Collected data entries
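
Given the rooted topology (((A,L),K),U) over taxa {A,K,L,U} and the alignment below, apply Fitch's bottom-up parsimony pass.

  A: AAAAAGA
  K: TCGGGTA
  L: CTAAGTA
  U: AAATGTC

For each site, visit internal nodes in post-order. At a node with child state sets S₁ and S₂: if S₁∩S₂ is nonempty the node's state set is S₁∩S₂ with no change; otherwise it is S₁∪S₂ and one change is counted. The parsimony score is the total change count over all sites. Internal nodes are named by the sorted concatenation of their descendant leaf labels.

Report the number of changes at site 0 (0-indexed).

2

site 0, node AL: A={A} ∪ L={C} → {A,C} (+1)
site 0, node AKL: AL={A,C} ∪ K={T} → {A,C,T} (+1)
site 0, node AKLU: AKL={A,C,T} ∩ U={A} → {A} (+0)
site 1, node AL: A={A} ∪ L={T} → {A,T} (+1)
site 1, node AKL: AL={A,T} ∪ K={C} → {A,C,T} (+1)
site 1, node AKLU: AKL={A,C,T} ∩ U={A} → {A} (+0)
site 2, node AL: A={A} ∩ L={A} → {A} (+0)
site 2, node AKL: AL={A} ∪ K={G} → {A,G} (+1)
site 2, node AKLU: AKL={A,G} ∩ U={A} → {A} (+0)
site 3, node AL: A={A} ∩ L={A} → {A} (+0)
site 3, node AKL: AL={A} ∪ K={G} → {A,G} (+1)
site 3, node AKLU: AKL={A,G} ∪ U={T} → {A,G,T} (+1)
site 4, node AL: A={A} ∪ L={G} → {A,G} (+1)
site 4, node AKL: AL={A,G} ∩ K={G} → {G} (+0)
site 4, node AKLU: AKL={G} ∩ U={G} → {G} (+0)
site 5, node AL: A={G} ∪ L={T} → {G,T} (+1)
site 5, node AKL: AL={G,T} ∩ K={T} → {T} (+0)
site 5, node AKLU: AKL={T} ∩ U={T} → {T} (+0)
site 6, node AL: A={A} ∩ L={A} → {A} (+0)
site 6, node AKL: AL={A} ∩ K={A} → {A} (+0)
site 6, node AKLU: AKL={A} ∪ U={C} → {A,C} (+1)
per-site changes: [2, 2, 1, 2, 1, 1, 1]; total = 10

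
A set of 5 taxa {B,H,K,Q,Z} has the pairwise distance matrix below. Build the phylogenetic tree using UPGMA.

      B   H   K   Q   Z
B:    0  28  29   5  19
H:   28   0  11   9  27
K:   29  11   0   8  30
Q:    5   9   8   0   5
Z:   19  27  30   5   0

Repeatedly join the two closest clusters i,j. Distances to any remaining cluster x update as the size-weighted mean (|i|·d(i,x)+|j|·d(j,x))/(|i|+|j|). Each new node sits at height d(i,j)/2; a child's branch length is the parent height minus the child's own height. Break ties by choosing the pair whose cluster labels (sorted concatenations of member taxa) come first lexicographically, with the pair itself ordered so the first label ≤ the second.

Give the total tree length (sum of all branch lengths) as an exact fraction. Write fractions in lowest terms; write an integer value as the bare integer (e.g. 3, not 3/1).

215/6

1. join B+Q (d=5) ⇒ BQ; edges |B|=5/2, |Q|=5/2
  updated: d(BQ,H)=37/2, d(BQ,K)=37/2, d(BQ,Z)=12
2. join H+K (d=11) ⇒ HK; edges |H|=11/2, |K|=11/2
  updated: d(BQ,HK)=37/2, d(HK,Z)=57/2
3. join BQ+Z (d=12) ⇒ BQZ; edges |BQ|=7/2, |Z|=6
  updated: d(BQZ,HK)=131/6
4. join BQZ+HK (d=131/6) ⇒ BHKQZ; edges |BQZ|=59/12, |HK|=65/12
final tree: (((B:5/2,Q:5/2):7/2,Z:6):59/12,(H:11/2,K:11/2):65/12)
total length: 215/6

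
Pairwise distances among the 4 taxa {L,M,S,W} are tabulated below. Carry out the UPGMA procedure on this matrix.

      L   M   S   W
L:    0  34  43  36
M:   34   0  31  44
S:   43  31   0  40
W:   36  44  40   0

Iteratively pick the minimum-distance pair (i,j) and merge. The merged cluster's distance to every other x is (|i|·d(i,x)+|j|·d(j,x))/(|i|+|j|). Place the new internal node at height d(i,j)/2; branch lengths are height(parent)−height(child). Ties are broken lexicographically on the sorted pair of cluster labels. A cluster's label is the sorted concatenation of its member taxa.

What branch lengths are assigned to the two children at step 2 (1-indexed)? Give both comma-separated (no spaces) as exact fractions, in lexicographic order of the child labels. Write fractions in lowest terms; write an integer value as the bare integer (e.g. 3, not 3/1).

18,18

iteration 1: select M,S (d=31); attach at lengths (31/2, 31/2); label the merged cluster MS
  updated: d(L,MS)=77/2, d(MS,W)=42
iteration 2: select L,W (d=36); attach at lengths (18, 18); label the merged cluster LW
  updated: d(LW,MS)=161/4
iteration 3: select LW,MS (d=161/4); attach at lengths (17/8, 37/8); label the merged cluster LMSW
final tree: ((L:18,W:18):17/8,(M:31/2,S:31/2):37/8)
total length: 295/4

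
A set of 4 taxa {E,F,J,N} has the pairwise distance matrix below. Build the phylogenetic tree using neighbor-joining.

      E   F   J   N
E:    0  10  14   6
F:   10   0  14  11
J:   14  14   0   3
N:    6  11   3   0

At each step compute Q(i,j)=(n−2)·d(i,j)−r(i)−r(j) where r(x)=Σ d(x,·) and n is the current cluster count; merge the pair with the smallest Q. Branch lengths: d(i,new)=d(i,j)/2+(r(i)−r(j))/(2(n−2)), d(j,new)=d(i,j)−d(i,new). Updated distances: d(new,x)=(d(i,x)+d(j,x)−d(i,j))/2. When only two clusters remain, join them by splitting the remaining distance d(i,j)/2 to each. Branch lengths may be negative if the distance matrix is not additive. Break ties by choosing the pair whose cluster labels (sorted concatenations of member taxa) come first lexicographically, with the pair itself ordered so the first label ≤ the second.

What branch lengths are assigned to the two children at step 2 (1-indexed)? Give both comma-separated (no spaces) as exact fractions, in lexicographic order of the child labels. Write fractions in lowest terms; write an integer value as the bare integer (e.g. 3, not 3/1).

19/4,17/4

1. join E+F (d=10, Q=-45) ⇒ EF; edges |E|=15/4, |F|=25/4
  updated: d(EF,J)=9, d(EF,N)=7/2
2. join EF+J (d=9, Q=-31/2) ⇒ EFJ; edges |EF|=19/4, |J|=17/4
  updated: d(EFJ,N)=-5/4
3. join EFJ+N (d=-5/4) ⇒ EFJN; edges |EFJ|=-5/8, |N|=-5/8
final tree: (((E:15/4,F:25/4):19/4,J:17/4):-5/8,N:-5/8)
total length: 71/4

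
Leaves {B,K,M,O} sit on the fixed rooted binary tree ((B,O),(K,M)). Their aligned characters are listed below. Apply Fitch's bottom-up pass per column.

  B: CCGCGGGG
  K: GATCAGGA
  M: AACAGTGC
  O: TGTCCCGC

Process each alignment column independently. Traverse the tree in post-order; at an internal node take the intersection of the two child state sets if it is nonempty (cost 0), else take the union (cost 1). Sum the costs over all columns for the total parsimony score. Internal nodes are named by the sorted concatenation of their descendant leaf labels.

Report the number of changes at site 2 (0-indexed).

2

BO@0: {C} ∪ {T} = {C,T} (union, +1)
KM@0: {G} ∪ {A} = {A,G} (union, +1)
BKMO@0: {C,T} ∪ {A,G} = {A,C,G,T} (union, +1)
BO@1: {C} ∪ {G} = {C,G} (union, +1)
KM@1: {A} ∩ {A} = {A} (intersection, +0)
BKMO@1: {C,G} ∪ {A} = {A,C,G} (union, +1)
BO@2: {G} ∪ {T} = {G,T} (union, +1)
KM@2: {T} ∪ {C} = {C,T} (union, +1)
BKMO@2: {G,T} ∩ {C,T} = {T} (intersection, +0)
BO@3: {C} ∩ {C} = {C} (intersection, +0)
KM@3: {C} ∪ {A} = {A,C} (union, +1)
BKMO@3: {C} ∩ {A,C} = {C} (intersection, +0)
BO@4: {G} ∪ {C} = {C,G} (union, +1)
KM@4: {A} ∪ {G} = {A,G} (union, +1)
BKMO@4: {C,G} ∩ {A,G} = {G} (intersection, +0)
BO@5: {G} ∪ {C} = {C,G} (union, +1)
KM@5: {G} ∪ {T} = {G,T} (union, +1)
BKMO@5: {C,G} ∩ {G,T} = {G} (intersection, +0)
BO@6: {G} ∩ {G} = {G} (intersection, +0)
KM@6: {G} ∩ {G} = {G} (intersection, +0)
BKMO@6: {G} ∩ {G} = {G} (intersection, +0)
BO@7: {G} ∪ {C} = {C,G} (union, +1)
KM@7: {A} ∪ {C} = {A,C} (union, +1)
BKMO@7: {C,G} ∩ {A,C} = {C} (intersection, +0)
per-site changes: [3, 2, 2, 1, 2, 2, 0, 2]; total = 14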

**Task to carry out**. Print exactly the stretch of lines beginning with the one that holds "M: AACAGTGC" and ending at the last line above.

**Response to the task**.
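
  M: AACAGTGC
  O: TGTCCCGC

Process each alignment column independently. Traverse the tree in post-order; at an internal node take the intersection of the two child state sets if it is nonempty (cost 0), else take the union (cost 1). Sum the costs over all columns for the total parsimony score. Internal nodes are named by the sorted concatenation of their descendant leaf labels.

Report the number of changes at site 2 (0-indexed).

2

BO@0: {C} ∪ {T} = {C,T} (union, +1)
KM@0: {G} ∪ {A} = {A,G} (union, +1)
BKMO@0: {C,T} ∪ {A,G} = {A,C,G,T} (union, +1)
BO@1: {C} ∪ {G} = {C,G} (union, +1)
KM@1: {A} ∩ {A} = {A} (intersection, +0)
BKMO@1: {C,G} ∪ {A} = {A,C,G} (union, +1)
BO@2: {G} ∪ {T} = {G,T} (union, +1)
KM@2: {T} ∪ {C} = {C,T} (union, +1)
BKMO@2: {G,T} ∩ {C,T} = {T} (intersection, +0)
BO@3: {C} ∩ {C} = {C} (intersection, +0)
KM@3: {C} ∪ {A} = {A,C} (union, +1)
BKMO@3: {C} ∩ {A,C} = {C} (intersection, +0)
BO@4: {G} ∪ {C} = {C,G} (union, +1)
KM@4: {A} ∪ {G} = {A,G} (union, +1)
BKMO@4: {C,G} ∩ {A,G} = {G} (intersection, +0)
BO@5: {G} ∪ {C} = {C,G} (union, +1)
KM@5: {G} ∪ {T} = {G,T} (union, +1)
BKMO@5: {C,G} ∩ {G,T} = {G} (intersection, +0)
BO@6: {G} ∩ {G} = {G} (intersection, +0)
KM@6: {G} ∩ {G} = {G} (intersection, +0)
BKMO@6: {G} ∩ {G} = {G} (intersection, +0)
BO@7: {G} ∪ {C} = {C,G} (union, +1)
KM@7: {A} ∪ {C} = {A,C} (union, +1)
BKMO@7: {C,G} ∩ {A,C} = {C} (intersection, +0)
per-site changes: [3, 2, 2, 1, 2, 2, 0, 2]; total = 14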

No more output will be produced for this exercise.